§ **What to work on**:
Whenever a line in the data holds the string "disclaiming", pull that line out.

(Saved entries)
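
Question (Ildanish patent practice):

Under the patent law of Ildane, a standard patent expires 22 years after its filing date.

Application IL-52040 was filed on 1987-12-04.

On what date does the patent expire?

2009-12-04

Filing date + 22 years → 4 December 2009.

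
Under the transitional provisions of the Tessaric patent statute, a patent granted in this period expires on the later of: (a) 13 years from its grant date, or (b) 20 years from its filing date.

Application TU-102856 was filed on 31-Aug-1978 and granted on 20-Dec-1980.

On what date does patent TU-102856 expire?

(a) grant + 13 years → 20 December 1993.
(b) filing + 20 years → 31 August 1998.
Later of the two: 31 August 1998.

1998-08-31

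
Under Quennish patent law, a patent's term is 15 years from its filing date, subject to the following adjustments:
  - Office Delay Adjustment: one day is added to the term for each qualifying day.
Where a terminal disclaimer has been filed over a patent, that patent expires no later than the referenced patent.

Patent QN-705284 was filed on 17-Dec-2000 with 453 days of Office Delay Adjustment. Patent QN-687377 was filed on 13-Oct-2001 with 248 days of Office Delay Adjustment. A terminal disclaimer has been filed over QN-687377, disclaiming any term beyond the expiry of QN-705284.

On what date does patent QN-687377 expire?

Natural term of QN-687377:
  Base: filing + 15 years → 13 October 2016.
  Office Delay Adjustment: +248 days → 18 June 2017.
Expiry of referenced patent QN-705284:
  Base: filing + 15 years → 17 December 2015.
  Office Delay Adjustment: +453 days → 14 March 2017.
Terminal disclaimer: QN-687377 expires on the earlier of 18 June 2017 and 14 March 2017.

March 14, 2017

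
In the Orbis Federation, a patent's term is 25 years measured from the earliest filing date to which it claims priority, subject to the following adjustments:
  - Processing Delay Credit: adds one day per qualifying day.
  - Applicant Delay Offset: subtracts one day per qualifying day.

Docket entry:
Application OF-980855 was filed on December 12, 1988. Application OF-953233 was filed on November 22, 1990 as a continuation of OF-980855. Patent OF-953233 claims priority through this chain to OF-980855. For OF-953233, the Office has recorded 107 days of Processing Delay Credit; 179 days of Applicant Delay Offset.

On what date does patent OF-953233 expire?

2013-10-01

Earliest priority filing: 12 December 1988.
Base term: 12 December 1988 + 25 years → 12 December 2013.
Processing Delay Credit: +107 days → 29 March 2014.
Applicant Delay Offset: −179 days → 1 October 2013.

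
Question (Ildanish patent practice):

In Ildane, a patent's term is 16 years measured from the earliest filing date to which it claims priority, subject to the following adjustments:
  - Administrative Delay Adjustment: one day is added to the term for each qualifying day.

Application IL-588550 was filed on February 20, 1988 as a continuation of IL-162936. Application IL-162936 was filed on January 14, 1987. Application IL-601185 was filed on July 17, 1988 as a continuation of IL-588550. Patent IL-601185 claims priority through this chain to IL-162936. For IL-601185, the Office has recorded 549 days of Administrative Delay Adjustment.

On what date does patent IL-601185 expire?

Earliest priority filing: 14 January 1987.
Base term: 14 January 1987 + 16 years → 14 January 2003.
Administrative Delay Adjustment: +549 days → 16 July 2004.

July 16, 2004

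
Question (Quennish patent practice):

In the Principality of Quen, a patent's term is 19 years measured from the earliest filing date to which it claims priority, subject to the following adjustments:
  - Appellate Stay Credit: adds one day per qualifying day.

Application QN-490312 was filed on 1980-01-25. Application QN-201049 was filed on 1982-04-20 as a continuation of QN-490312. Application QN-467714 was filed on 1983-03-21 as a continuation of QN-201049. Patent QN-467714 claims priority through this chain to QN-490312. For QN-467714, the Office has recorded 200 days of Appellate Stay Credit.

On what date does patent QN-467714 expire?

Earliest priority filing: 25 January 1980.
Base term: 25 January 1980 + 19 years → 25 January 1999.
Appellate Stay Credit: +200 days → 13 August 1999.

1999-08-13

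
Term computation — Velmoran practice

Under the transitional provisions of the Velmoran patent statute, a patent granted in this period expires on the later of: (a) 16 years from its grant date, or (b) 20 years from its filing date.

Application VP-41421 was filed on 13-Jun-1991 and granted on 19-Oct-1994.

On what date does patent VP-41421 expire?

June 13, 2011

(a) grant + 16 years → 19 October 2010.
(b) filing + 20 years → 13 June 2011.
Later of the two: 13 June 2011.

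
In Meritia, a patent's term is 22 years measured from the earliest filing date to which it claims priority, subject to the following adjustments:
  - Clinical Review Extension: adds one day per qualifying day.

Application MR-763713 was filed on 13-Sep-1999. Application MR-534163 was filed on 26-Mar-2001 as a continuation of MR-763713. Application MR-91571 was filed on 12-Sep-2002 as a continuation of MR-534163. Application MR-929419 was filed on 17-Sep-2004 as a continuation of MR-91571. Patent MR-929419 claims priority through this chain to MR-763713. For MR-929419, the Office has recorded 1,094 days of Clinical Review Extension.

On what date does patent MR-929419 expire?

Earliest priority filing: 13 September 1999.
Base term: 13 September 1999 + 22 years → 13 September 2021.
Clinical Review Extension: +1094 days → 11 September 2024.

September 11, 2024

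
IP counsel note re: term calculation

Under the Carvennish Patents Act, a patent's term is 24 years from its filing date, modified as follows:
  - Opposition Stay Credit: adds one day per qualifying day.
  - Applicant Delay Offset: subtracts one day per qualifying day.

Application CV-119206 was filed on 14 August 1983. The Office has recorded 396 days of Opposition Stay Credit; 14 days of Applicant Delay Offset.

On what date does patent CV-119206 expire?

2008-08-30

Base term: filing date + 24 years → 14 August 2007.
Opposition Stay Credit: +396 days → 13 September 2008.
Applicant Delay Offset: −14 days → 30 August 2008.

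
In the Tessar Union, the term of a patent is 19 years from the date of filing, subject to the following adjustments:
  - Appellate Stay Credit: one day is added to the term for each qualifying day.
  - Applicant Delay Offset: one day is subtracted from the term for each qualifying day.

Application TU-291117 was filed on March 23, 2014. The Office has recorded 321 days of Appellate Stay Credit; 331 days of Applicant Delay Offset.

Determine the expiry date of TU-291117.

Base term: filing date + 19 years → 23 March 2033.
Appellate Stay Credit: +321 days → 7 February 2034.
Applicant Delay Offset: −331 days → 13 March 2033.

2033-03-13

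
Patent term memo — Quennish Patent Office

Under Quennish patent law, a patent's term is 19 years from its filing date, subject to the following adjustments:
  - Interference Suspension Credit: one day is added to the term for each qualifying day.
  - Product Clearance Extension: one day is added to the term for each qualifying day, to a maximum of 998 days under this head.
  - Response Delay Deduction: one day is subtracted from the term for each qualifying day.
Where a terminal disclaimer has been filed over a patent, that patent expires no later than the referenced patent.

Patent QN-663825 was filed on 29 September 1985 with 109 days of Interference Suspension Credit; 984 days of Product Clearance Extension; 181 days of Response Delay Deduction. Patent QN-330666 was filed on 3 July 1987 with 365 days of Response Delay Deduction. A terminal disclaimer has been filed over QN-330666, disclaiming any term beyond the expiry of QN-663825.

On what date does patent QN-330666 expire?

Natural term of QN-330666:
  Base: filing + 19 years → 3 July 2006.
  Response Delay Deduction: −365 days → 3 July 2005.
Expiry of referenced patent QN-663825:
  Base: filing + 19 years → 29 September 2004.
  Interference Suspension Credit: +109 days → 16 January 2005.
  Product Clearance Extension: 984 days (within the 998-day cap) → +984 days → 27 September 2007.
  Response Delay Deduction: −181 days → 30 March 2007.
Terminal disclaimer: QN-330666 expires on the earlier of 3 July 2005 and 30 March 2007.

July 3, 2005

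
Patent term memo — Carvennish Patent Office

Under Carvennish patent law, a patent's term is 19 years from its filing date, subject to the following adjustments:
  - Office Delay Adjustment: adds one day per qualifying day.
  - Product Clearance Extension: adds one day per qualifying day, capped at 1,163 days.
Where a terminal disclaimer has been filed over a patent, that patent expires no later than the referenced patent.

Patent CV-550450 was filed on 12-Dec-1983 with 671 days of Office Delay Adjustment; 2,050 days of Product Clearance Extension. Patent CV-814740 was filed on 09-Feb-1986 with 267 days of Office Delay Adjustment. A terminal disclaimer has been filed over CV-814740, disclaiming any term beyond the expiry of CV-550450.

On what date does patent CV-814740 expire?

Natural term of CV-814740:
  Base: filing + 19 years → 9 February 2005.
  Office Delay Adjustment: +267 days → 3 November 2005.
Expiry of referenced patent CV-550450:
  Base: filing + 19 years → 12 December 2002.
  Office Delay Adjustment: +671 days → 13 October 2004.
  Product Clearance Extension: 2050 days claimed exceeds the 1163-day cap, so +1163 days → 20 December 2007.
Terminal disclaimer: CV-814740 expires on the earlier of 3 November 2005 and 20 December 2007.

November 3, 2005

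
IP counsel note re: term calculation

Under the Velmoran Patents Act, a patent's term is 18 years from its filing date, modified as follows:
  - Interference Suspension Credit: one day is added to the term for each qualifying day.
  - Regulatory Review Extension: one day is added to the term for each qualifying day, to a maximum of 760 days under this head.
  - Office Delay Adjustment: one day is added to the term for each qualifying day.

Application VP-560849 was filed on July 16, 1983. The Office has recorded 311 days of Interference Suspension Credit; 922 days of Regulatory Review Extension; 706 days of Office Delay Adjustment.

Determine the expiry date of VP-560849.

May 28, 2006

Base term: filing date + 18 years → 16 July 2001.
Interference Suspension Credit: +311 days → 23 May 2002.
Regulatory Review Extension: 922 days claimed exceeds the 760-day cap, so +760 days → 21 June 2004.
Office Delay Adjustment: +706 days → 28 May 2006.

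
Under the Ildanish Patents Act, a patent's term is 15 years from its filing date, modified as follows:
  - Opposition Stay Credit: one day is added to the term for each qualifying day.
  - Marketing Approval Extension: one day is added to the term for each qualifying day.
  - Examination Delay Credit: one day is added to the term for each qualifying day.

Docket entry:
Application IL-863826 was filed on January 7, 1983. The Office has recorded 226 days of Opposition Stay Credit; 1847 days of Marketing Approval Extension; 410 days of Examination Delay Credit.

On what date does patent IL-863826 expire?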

* * *

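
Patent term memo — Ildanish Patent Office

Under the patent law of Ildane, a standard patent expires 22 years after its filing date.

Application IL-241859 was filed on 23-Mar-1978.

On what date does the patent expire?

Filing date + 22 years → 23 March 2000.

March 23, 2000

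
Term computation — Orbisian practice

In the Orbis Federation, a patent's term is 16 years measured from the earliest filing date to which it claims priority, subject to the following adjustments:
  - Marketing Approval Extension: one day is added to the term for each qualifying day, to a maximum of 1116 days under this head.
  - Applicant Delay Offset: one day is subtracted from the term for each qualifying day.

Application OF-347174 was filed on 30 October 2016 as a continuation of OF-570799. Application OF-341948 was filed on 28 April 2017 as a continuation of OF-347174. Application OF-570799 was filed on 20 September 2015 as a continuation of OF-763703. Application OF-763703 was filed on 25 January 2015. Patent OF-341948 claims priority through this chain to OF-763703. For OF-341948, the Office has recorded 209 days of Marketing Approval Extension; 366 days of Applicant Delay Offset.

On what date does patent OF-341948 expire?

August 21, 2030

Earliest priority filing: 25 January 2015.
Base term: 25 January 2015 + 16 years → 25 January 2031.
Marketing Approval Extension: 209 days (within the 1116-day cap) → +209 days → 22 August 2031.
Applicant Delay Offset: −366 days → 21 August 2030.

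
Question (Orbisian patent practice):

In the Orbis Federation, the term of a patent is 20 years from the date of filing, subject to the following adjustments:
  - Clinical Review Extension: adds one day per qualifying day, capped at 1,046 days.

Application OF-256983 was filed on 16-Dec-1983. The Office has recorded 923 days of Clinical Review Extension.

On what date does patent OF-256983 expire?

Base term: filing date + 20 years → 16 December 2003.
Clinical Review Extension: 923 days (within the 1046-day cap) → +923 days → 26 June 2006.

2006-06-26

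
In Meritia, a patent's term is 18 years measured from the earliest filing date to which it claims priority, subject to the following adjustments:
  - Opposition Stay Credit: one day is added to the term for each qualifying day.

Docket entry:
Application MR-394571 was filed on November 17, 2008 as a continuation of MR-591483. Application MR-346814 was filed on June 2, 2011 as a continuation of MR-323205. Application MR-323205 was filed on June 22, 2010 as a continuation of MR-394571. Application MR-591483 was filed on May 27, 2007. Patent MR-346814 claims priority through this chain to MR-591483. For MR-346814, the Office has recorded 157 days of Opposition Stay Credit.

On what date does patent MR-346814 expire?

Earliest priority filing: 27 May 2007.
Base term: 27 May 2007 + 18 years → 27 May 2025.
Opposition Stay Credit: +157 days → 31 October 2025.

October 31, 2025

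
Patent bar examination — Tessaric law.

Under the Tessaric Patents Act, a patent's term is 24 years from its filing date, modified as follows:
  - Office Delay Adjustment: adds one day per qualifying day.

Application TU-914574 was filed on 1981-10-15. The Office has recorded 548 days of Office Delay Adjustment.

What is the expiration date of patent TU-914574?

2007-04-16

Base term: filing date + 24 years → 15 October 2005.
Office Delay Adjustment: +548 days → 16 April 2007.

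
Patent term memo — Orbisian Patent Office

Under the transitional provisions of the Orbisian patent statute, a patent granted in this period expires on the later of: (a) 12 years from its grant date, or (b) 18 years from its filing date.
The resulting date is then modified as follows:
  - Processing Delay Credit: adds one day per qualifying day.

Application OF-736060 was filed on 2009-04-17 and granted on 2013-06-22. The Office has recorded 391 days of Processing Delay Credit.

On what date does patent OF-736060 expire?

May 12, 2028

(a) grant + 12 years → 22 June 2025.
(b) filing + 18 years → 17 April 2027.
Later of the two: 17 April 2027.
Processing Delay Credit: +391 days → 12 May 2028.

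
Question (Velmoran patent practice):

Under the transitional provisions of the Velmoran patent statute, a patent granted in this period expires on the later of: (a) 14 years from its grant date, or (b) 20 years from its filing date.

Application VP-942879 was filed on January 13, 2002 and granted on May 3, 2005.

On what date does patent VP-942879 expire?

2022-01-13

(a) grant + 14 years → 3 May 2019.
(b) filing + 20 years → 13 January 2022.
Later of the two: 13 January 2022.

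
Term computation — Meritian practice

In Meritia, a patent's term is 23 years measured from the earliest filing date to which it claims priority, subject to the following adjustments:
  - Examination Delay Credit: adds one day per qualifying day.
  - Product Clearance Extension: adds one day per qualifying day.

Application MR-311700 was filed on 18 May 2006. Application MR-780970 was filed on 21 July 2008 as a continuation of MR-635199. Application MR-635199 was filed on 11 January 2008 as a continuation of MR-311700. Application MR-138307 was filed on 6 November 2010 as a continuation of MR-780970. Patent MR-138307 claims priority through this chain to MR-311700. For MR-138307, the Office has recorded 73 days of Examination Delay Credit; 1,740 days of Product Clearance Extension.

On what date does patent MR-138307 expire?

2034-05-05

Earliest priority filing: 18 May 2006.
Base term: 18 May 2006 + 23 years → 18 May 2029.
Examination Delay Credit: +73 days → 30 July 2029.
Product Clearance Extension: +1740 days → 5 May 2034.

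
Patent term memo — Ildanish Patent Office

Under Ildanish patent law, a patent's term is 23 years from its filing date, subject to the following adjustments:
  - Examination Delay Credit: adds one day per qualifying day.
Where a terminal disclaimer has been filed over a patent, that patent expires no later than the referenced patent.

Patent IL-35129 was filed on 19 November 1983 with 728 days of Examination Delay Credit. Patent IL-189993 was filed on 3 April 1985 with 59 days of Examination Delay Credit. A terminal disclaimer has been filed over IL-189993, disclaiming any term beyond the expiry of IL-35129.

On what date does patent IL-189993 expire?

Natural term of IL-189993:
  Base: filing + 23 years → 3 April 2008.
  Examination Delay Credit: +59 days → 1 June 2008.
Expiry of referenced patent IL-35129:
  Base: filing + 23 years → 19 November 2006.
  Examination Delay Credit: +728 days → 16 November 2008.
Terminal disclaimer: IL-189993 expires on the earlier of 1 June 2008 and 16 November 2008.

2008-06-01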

--

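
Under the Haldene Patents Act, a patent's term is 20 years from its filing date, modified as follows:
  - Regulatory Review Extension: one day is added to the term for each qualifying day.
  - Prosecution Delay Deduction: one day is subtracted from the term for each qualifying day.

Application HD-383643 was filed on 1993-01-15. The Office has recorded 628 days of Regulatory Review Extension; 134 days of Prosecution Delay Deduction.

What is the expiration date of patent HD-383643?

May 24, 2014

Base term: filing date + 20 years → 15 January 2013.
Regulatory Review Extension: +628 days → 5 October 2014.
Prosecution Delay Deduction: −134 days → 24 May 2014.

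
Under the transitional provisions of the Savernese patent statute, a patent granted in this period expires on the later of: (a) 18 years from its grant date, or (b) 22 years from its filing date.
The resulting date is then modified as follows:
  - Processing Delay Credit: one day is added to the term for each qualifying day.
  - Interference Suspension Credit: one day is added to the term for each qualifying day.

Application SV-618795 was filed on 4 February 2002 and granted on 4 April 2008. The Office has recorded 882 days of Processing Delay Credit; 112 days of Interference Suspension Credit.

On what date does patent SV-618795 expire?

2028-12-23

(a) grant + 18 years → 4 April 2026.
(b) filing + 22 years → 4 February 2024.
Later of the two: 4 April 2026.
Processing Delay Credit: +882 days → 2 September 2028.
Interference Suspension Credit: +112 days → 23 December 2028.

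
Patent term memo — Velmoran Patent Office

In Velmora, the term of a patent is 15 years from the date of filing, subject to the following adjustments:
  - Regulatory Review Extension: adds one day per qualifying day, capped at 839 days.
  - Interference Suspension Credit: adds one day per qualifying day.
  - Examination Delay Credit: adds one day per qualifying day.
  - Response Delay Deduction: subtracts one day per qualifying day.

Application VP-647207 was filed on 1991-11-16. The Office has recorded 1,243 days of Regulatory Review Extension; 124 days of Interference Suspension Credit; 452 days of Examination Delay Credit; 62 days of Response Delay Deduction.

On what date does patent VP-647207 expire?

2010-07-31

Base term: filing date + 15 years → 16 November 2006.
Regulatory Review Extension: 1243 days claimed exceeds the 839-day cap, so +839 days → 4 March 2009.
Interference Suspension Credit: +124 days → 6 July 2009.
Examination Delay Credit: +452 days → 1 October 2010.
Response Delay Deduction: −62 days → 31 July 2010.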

§ **Completed exercise**:
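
Patent QN-705284 was filed on 17-Dec-2000 with 453 days of Office Delay Adjustment. Patent QN-687377 was filed on 13-Oct-2001 with 248 days of Office Delay Adjustment. A terminal disclaimer has been filed over QN-687377, disclaiming any term beyond the expiry of QN-705284.
Patent QN-663825 was filed on 29 September 1985 with 109 days of Interference Suspension Credit; 984 days of Product Clearance Extension; 181 days of Response Delay Deduction. Patent QN-330666 was filed on 3 July 1987 with 365 days of Response Delay Deduction. A terminal disclaimer has been filed over QN-330666, disclaiming any term beyond the expiry of QN-663825.
Patent CV-550450 was filed on 12-Dec-1983 with 671 days of Office Delay Adjustment; 2,050 days of Product Clearance Extension. Patent CV-814740 was filed on 09-Feb-1986 with 267 days of Office Delay Adjustment. A terminal disclaimer has been filed over CV-814740, disclaiming any term beyond the expiry of CV-550450.
Patent IL-35129 was filed on 19 November 1983 with 728 days of Examination Delay Credit. Patent IL-189993 was filed on 3 April 1985 with 59 days of Examination Delay Credit. A terminal disclaimer has been filed over IL-189993, disclaiming any term beyond the expiry of IL-35129.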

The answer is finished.